Exercise prompt = Every line below that has the string "procrastination" needs to be copied.

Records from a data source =
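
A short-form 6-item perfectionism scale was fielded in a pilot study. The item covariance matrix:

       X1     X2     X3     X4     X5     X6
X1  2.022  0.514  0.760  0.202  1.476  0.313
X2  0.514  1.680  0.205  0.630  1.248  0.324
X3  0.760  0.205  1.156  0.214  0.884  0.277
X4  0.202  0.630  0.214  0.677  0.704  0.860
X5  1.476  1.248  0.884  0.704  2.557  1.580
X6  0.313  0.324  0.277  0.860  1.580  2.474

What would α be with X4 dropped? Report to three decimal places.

Remaining items: X1, X2, X3, X5, X6 (k = 5).
sum of item variances = 2.022 + 1.680 + 1.156 + 2.557 + 2.474 = 9.889
σ²_T = 9.889 + 2 × 7.581 = 25.051
α (item deleted) = (5/4)·(1 − 9.889/25.051) = 0.757

α = 0.757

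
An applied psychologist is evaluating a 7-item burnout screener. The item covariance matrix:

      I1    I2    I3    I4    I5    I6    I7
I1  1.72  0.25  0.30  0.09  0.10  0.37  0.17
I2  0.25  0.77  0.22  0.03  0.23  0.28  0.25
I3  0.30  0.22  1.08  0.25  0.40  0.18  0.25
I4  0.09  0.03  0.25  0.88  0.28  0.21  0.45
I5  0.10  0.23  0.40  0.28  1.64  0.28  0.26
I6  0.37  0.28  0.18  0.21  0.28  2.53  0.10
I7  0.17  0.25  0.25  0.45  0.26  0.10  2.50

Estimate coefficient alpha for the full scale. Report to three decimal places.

ΣVar(i) = 1.72 + 0.77 + 1.08 + 0.88 + 1.64 + 2.53 + 2.50 = 11.12
Σ_{i<j} σ_ij = 4.95
σ²_total = 11.12 + 2 × 4.95 = 21.02
α = (k/(k−1))·(1 − ΣVar(i)/σ²_total) = (7/6)·(1 − 11.12/21.02) = 0.549

coefficient alpha = 0.549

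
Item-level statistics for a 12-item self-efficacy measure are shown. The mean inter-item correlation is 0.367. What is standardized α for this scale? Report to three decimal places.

α = 0.874

Standardized α = k·r̄ / (1 + (k−1)·r̄) = 12 × 0.367 / (1 + 11 × 0.367)
  = 4.4040 / 5.0370 = 0.874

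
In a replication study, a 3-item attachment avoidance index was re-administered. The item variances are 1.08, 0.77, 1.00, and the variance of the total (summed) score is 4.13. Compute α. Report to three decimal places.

sum of item variances = 1.08 + 0.77 + 1.00 = 2.85
α = (k/(k−1))·(1 − sum of item variances/σ²_T) = (3/2)·(1 − 2.85/4.13) = 0.465

α = 0.465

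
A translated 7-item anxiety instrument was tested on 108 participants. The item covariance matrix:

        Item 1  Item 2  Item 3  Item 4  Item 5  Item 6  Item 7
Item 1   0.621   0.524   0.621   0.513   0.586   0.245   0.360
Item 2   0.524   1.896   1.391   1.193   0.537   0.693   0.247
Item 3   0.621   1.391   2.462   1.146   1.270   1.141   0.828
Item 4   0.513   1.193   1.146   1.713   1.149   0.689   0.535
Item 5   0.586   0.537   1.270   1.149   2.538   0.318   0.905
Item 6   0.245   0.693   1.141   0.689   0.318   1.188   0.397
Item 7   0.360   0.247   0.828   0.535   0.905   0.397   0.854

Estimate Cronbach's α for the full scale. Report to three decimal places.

α = 0.852

Σσᵢ² = 0.621 + 1.896 + 2.462 + 1.713 + 2.538 + 1.188 + 0.854 = 11.272
Σ_{i<j} σ_ij = 15.288
σ²_T = 11.272 + 2 × 15.288 = 41.848
α = (k/(k−1))·(1 − Σσᵢ²/σ²_T) = (7/6)·(1 − 11.272/41.848) = 0.852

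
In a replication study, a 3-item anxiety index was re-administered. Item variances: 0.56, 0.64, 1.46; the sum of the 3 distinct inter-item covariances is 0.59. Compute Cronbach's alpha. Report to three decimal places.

ΣVar(i) = 0.56 + 0.64 + 1.46 = 2.66
Sum of distinct covariances = 0.59
σ²_total = ΣVar(i) + 2·Σcov = 2.66 + 2 × 0.59 = 3.84
α = (3/2)·(1 − 2.66/3.84) = 0.461

α = 0.461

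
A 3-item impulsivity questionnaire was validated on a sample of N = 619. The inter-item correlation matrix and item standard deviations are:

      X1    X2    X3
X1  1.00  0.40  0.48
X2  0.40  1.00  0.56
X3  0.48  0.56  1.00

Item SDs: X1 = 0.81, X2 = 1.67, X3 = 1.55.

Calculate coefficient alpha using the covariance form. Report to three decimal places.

coefficient alpha = 0.705

Σσ²ᵢ = 0.81² + 1.67² + 1.55² = 5.8475
Covariances σ_ij = r_ij · s_i · s_j:
  σ(X1,X2) = 0.40 × 0.81 × 1.67 = 0.5411
  σ(X1,X3) = 0.48 × 0.81 × 1.55 = 0.6026
  σ(X2,X3) = 0.56 × 1.67 × 1.55 = 1.4496
σ²_T = Σσ²ᵢ + 2·Σσ_ij = 5.8475 + 2 × 2.5933 = 11.0341
α = (3/2)·(1 − 5.8475/11.0341) = 0.705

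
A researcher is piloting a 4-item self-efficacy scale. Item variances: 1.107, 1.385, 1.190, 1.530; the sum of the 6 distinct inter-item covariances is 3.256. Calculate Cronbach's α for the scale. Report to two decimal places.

Σσᵢ² = 1.107 + 1.385 + 1.190 + 1.530 = 5.212
Sum of distinct covariances = 3.256
σ²_total = Σσᵢ² + 2·Σcov = 5.212 + 2 × 3.256 = 11.724
α = (4/3)·(1 − 5.212/11.724) = 0.74

Cronbach's α = 0.74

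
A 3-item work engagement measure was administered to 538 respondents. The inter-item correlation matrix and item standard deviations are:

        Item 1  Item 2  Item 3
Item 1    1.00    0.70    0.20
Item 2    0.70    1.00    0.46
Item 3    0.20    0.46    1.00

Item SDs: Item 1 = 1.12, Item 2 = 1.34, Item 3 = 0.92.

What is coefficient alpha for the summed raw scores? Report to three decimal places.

coefficient alpha = 0.725

Σσ²ᵢ = 1.12² + 1.34² + 0.92² = 3.8964
Covariances σ_ij = r_ij · s_i · s_j:
  σ(Item 1,Item 2) = 0.70 × 1.12 × 1.34 = 1.0506
  σ(Item 1,Item 3) = 0.20 × 1.12 × 0.92 = 0.2061
  σ(Item 2,Item 3) = 0.46 × 1.34 × 0.92 = 0.5671
σ²_T = Σσ²ᵢ + 2·Σσ_ij = 3.8964 + 2 × 1.8238 = 7.5440
α = (3/2)·(1 − 3.8964/7.5440) = 0.725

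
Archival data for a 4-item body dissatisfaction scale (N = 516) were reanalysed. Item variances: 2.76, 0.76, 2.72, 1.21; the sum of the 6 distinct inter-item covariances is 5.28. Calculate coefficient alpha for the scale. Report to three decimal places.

coefficient alpha = 0.782

Σσᵢ² = 2.76 + 0.76 + 2.72 + 1.21 = 7.45
Sum of distinct covariances = 5.28
Var(T) = Σσᵢ² + 2·Σcov = 7.45 + 2 × 5.28 = 18.01
α = (4/3)·(1 − 7.45/18.01) = 0.782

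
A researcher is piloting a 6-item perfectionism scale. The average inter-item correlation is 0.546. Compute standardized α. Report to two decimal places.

Standardized α = k·r̄ / (1 + (k−1)·r̄) = 6 × 0.546 / (1 + 5 × 0.546)
  = 3.2760 / 3.7300 = 0.88

standardized α = 0.88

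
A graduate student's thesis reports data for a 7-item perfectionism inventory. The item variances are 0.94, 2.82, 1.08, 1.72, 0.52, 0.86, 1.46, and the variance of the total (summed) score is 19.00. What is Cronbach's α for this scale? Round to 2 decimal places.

α = 0.59

Σσ²ᵢ = 0.94 + 2.82 + 1.08 + 1.72 + 0.52 + 0.86 + 1.46 = 9.40
α = (k/(k−1))·(1 − Σσ²ᵢ/Var(T)) = (7/6)·(1 − 9.40/19.00) = 0.59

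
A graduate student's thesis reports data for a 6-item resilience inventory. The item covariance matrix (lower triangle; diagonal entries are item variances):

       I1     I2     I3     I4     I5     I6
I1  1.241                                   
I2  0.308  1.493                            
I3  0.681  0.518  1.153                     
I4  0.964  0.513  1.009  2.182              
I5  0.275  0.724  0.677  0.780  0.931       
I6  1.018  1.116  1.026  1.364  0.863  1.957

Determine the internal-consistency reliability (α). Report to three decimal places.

α = 0.871

sum of item variances = 1.241 + 1.493 + 1.153 + 2.182 + 0.931 + 1.957 = 8.957
Σ_{i<j} σ_ij = 11.836
total variance = 8.957 + 2 × 11.836 = 32.629
α = (k/(k−1))·(1 − sum of item variances/total variance) = (6/5)·(1 − 8.957/32.629) = 0.871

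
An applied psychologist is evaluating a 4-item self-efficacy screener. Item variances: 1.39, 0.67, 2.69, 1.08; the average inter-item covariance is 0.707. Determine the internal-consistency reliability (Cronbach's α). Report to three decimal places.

Σσ²ᵢ = 1.39 + 0.67 + 2.69 + 1.08 = 5.83
Sum of the 6 distinct covariances = 6 × 0.707 = 4.242
Var(T) = Σσ²ᵢ + 2·Σcov = 5.83 + 2 × 4.242 = 14.314
α = (4/3)·(1 − 5.83/14.314) = 0.790

α = 0.790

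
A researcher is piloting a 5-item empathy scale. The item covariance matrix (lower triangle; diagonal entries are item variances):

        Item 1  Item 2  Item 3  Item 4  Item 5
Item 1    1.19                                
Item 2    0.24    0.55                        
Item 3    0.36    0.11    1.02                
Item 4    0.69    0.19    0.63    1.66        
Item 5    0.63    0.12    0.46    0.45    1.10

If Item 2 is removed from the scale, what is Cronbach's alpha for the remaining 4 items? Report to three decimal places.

α = 0.753

Remaining items: Item 1, Item 3, Item 4, Item 5 (k = 4).
Σσᵢ² = 1.19 + 1.02 + 1.66 + 1.10 = 4.97
total variance = 4.97 + 2 × 3.22 = 11.41
α (item deleted) = (4/3)·(1 − 4.97/11.41) = 0.753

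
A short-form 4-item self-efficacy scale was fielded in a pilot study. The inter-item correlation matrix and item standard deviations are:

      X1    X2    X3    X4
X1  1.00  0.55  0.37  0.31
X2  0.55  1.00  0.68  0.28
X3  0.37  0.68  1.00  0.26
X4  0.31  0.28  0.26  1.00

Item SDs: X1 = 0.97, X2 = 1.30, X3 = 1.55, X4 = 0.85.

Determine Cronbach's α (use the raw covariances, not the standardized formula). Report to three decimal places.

α = 0.734

Σσ²ᵢ = 0.97² + 1.30² + 1.55² + 0.85² = 5.7559
Covariances σ_ij = r_ij · s_i · s_j:
  σ(X1,X2) = 0.55 × 0.97 × 1.30 = 0.6935
  σ(X1,X3) = 0.37 × 0.97 × 1.55 = 0.5563
  σ(X1,X4) = 0.31 × 0.97 × 0.85 = 0.2556
  σ(X2,X3) = 0.68 × 1.30 × 1.55 = 1.3702
  σ(X2,X4) = 0.28 × 1.30 × 0.85 = 0.3094
  σ(X3,X4) = 0.26 × 1.55 × 0.85 = 0.3426
σ²_T = Σσ²ᵢ + 2·Σσ_ij = 5.7559 + 2 × 3.5276 = 12.8111
α = (4/3)·(1 − 5.7559/12.8111) = 0.734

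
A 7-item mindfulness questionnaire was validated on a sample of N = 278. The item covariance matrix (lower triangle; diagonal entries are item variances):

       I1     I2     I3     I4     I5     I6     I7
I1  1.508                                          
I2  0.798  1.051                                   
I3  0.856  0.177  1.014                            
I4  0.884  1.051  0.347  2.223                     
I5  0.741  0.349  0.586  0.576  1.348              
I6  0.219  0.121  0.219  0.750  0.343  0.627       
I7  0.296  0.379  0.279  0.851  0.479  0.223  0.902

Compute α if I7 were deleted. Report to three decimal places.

Remaining items: I1, I2, I3, I4, I5, I6 (k = 6).
Σσᵢ² = 1.508 + 1.051 + 1.014 + 2.223 + 1.348 + 0.627 = 7.771
σ²_total = 7.771 + 2 × 8.017 = 23.805
α (item deleted) = (6/5)·(1 − 7.771/23.805) = 0.808

α = 0.808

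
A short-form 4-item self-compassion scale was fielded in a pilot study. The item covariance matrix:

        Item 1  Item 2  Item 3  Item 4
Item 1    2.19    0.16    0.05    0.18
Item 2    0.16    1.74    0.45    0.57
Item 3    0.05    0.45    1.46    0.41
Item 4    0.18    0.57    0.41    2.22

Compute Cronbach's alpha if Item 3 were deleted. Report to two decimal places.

Remaining items: Item 1, Item 2, Item 4 (k = 3).
Σσ²ᵢ = 2.19 + 1.74 + 2.22 = 6.15
σ²_T = 6.15 + 2 × 0.91 = 7.97
α (item deleted) = (3/2)·(1 − 6.15/7.97) = 0.34

Cronbach's alpha = 0.34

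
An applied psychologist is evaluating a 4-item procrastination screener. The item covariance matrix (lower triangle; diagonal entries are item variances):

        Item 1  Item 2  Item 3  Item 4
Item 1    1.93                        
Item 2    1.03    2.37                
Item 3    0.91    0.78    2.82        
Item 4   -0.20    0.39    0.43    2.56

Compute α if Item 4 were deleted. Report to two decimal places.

Remaining items: Item 1, Item 2, Item 3 (k = 3).
sum of item variances = 1.93 + 2.37 + 2.82 = 7.12
total variance = 7.12 + 2 × 2.72 = 12.56
α (item deleted) = (3/2)·(1 − 7.12/12.56) = 0.65

α = 0.65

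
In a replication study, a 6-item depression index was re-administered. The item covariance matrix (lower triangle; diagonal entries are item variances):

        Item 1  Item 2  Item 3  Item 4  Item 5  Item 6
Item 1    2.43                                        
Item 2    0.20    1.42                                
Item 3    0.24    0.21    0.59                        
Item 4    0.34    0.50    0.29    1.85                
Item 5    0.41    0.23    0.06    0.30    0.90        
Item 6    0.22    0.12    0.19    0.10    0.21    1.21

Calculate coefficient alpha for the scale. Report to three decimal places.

sum of item variances = 2.43 + 1.42 + 0.59 + 1.85 + 0.90 + 1.21 = 8.40
Sum of the distinct covariances = 3.62
σ²_total = 8.40 + 2 × 3.62 = 15.64
α = (k/(k−1))·(1 − sum of item variances/σ²_total) = (6/5)·(1 − 8.40/15.64) = 0.555

coefficient alpha = 0.555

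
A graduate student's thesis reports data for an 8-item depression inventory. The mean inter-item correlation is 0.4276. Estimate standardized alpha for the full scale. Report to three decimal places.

standardized alpha = 0.857

Standardized α = k·r̄ / (1 + (k−1)·r̄) = 8 × 0.4276 / (1 + 7 × 0.4276)
  = 3.4208 / 3.9932 = 0.857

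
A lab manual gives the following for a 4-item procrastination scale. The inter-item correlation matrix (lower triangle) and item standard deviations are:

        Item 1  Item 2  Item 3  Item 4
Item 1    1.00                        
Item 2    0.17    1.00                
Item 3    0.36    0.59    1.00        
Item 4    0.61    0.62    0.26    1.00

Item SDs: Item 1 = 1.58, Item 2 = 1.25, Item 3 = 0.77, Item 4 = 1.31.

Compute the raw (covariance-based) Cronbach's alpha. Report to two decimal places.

Σσ²ᵢ = 1.58² + 1.25² + 0.77² + 1.31² = 6.3679
Covariances σ_ij = r_ij · s_i · s_j:
  σ(Item 1,Item 2) = 0.17 × 1.58 × 1.25 = 0.3357
  σ(Item 1,Item 3) = 0.36 × 1.58 × 0.77 = 0.4380
  σ(Item 1,Item 4) = 0.61 × 1.58 × 1.31 = 1.2626
  σ(Item 2,Item 3) = 0.59 × 1.25 × 0.77 = 0.5679
  σ(Item 2,Item 4) = 0.62 × 1.25 × 1.31 = 1.0152
  σ(Item 3,Item 4) = 0.26 × 0.77 × 1.31 = 0.2623
σ²_T = Σσ²ᵢ + 2·Σσ_ij = 6.3679 + 2 × 3.8817 = 14.1313
α = (4/3)·(1 − 6.3679/14.1313) = 0.73

Cronbach's alpha = 0.73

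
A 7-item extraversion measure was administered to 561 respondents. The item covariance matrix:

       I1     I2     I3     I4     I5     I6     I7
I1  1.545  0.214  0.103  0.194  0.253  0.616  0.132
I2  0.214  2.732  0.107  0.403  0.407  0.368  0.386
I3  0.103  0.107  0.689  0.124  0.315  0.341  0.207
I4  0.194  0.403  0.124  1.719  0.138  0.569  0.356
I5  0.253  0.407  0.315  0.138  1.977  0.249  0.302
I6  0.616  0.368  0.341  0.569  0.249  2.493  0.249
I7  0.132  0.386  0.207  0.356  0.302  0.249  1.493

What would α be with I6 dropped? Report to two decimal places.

α = 0.50

Remaining items: I1, I2, I3, I4, I5, I7 (k = 6).
Σσ²ᵢ = 1.545 + 2.732 + 0.689 + 1.719 + 1.977 + 1.493 = 10.155
total variance = 10.155 + 2 × 3.641 = 17.437
α (item deleted) = (6/5)·(1 − 10.155/17.437) = 0.50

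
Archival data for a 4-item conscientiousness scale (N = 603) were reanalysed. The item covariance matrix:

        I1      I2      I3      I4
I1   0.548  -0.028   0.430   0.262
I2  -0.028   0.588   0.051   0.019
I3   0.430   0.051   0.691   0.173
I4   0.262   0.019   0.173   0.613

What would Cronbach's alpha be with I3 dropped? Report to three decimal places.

Cronbach's alpha = 0.337

Remaining items: I1, I2, I4 (k = 3).
Σσᵢ² = 0.548 + 0.588 + 0.613 = 1.749
σ²_T = 1.749 + 2 × 0.253 = 2.255
α (item deleted) = (3/2)·(1 − 1.749/2.255) = 0.337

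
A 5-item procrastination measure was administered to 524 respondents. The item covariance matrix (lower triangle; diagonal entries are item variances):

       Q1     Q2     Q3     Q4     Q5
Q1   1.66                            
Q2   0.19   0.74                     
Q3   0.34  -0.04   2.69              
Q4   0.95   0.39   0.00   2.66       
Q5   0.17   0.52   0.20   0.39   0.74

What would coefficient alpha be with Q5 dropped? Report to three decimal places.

Remaining items: Q1, Q2, Q3, Q4 (k = 4).
ΣVar(i) = 1.66 + 0.74 + 2.69 + 2.66 = 7.75
Var(T) = 7.75 + 2 × 1.83 = 11.41
α (item deleted) = (4/3)·(1 − 7.75/11.41) = 0.428

α = 0.428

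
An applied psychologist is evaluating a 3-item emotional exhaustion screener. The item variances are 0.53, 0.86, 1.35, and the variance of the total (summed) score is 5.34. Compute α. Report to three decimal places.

sum of item variances = 0.53 + 0.86 + 1.35 = 2.74
α = (k/(k−1))·(1 − sum of item variances/Var(T)) = (3/2)·(1 − 2.74/5.34) = 0.730

α = 0.730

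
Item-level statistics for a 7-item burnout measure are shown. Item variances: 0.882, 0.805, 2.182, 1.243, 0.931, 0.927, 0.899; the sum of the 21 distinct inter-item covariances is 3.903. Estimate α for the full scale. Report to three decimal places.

α = 0.581

ΣVar(i) = 0.882 + 0.805 + 2.182 + 1.243 + 0.931 + 0.927 + 0.899 = 7.869
Sum of distinct covariances = 3.903
σ²_T = ΣVar(i) + 2·Σcov = 7.869 + 2 × 3.903 = 15.675
α = (7/6)·(1 − 7.869/15.675) = 0.581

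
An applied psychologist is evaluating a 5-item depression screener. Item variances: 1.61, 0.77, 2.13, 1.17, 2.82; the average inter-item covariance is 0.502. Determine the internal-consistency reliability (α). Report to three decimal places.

Σσ²ᵢ = 1.61 + 0.77 + 2.13 + 1.17 + 2.82 = 8.50
Sum of the 10 distinct covariances = 10 × 0.502 = 5.020
total variance = Σσ²ᵢ + 2·Σcov = 8.50 + 2 × 5.020 = 18.540
α = (5/4)·(1 − 8.50/18.540) = 0.677

α = 0.677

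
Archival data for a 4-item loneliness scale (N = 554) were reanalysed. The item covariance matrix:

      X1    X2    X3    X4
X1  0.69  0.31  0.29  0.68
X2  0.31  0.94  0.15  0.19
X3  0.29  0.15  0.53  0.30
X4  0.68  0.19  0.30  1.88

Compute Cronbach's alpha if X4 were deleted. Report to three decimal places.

Cronbach's alpha = 0.615

Remaining items: X1, X2, X3 (k = 3).
Σσᵢ² = 0.69 + 0.94 + 0.53 = 2.16
total variance = 2.16 + 2 × 0.75 = 3.66
α (item deleted) = (3/2)·(1 − 2.16/3.66) = 0.615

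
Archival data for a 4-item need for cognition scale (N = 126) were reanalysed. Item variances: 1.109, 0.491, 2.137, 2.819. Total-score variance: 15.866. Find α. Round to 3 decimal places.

α = 0.782

sum of item variances = 1.109 + 0.491 + 2.137 + 2.819 = 6.556
α = (k/(k−1))·(1 − sum of item variances/Var(T)) = (4/3)·(1 − 6.556/15.866) = 0.782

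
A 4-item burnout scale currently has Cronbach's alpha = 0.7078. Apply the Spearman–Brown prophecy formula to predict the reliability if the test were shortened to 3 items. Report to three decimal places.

Length factor m = 3/4 = 0.7500
α' = m·α / (1 − (1−m)·α)
   = 3/4 × 0.7078 / (1 − (1 − 3/4) × 0.7078)
   = 0.5309 / 0.8231 = 0.645

predicted reliability = 0.645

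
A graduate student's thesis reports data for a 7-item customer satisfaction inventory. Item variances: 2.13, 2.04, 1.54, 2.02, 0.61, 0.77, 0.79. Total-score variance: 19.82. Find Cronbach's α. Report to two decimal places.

α = 0.58

Σσᵢ² = 2.13 + 2.04 + 1.54 + 2.02 + 0.61 + 0.77 + 0.79 = 9.90
α = (k/(k−1))·(1 − Σσᵢ²/σ²_T) = (7/6)·(1 − 9.90/19.82) = 0.58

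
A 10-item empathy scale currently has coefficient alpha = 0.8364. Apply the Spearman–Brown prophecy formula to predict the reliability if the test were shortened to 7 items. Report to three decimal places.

Length factor m = 7/10 = 0.7000
α' = m·α / (1 − (1−m)·α)
   = 7/10 × 0.8364 / (1 − (1 − 7/10) × 0.8364)
   = 0.5855 / 0.7491 = 0.782

predicted reliability = 0.782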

Result below =
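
An applied psychologist is evaluating a 4-item procrastination screener. The item covariance matrix (lower triangle; diagonal entries are item variances):
A lab manual gives the following for a 4-item procrastination scale. The inter-item correlation matrix (lower triangle) and item standard deviations are:
A 5-item procrastination measure was administered to 524 respondents. The item covariance matrix (lower triangle; diagonal entries are item variances):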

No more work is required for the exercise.